---------- RECORDS TO USE

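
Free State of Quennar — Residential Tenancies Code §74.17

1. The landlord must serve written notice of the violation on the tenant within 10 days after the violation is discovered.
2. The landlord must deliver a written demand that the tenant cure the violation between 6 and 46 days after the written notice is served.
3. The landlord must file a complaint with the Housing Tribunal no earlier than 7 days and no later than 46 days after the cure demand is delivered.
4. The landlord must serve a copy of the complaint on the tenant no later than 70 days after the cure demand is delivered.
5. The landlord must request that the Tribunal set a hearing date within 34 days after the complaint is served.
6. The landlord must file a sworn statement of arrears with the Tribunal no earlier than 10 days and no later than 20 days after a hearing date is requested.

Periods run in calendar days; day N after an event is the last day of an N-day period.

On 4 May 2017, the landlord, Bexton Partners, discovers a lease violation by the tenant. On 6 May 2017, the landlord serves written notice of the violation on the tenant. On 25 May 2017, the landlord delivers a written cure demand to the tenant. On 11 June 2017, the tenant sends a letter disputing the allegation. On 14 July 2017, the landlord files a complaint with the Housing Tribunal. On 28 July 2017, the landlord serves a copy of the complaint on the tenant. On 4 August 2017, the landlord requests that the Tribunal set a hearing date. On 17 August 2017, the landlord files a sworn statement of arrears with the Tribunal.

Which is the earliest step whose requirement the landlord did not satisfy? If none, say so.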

--------------------

**AIM OF THE EXERCISE:**
In restating the data, begin at its first line, reproduce each line word for word, and conclude with the line that contains "Periods run in".

**OUTPUT FOR THIS TASK:**
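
Free State of Quennar — Residential Tenancies Code §74.17

1. The landlord must serve written notice of the violation on the tenant within 10 days after the violation is discovered.
2. The landlord must deliver a written demand that the tenant cure the violation between 6 and 46 days after the written notice is served.
3. The landlord must file a complaint with the Housing Tribunal no earlier than 7 days and no later than 46 days after the cure demand is delivered.
4. The landlord must serve a copy of the complaint on the tenant no later than 70 days after the cure demand is delivered.
5. The landlord must request that the Tribunal set a hearing date within 34 days after the complaint is served.
6. The landlord must file a sworn statement of arrears with the Tribunal no earlier than 10 days and no later than 20 days after a hearing date is requested.

Periods run in calendar days; day N after an event is the last day of an N-day period.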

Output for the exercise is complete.